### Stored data
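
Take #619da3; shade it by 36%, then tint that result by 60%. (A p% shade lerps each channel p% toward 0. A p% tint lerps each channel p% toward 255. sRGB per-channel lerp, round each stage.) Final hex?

#b2c1c3

#619da3 is rgb(97, 157, 163).
Lerp each channel 36% toward 0:
  R: 97 + 0.36×(0−97) = 97 − 34.92 = 62.08 → 62
  G: 157 + 0.36×(0−157) = 157 − 56.52 = 100.48 → 100
  B: 163 − 58.68 = 104.32 → 104
After the shade: rgb(62, 100, 104) = #3e6468.
Per channel, c → c + 0.6(255 − c):
  R: 62 + 115.8 = 177.8 → 178
  G: 100 + 93 = 193 → 193
  B: 104 + 0.6×(255−104) = 104 + 90.6 = 194.6 → 195
rgb(178, 193, 195) = #b2c1c3.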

### WHAT TO DO
Copy out the records above exactly.

### WRITTEN SOLUTION
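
Take #619da3; shade it by 36%, then tint that result by 60%. (A p% shade lerps each channel p% toward 0. A p% tint lerps each channel p% toward 255. sRGB per-channel lerp, round each stage.) Final hex?

#b2c1c3

#619da3 is rgb(97, 157, 163).
Lerp each channel 36% toward 0:
  R: 97 + 0.36×(0−97) = 97 − 34.92 = 62.08 → 62
  G: 157 + 0.36×(0−157) = 157 − 56.52 = 100.48 → 100
  B: 163 − 58.68 = 104.32 → 104
After the shade: rgb(62, 100, 104) = #3e6468.
Per channel, c → c + 0.6(255 − c):
  R: 62 + 115.8 = 177.8 → 178
  G: 100 + 93 = 193 → 193
  B: 104 + 0.6×(255−104) = 104 + 90.6 = 194.6 → 195
rgb(178, 193, 195) = #b2c1c3.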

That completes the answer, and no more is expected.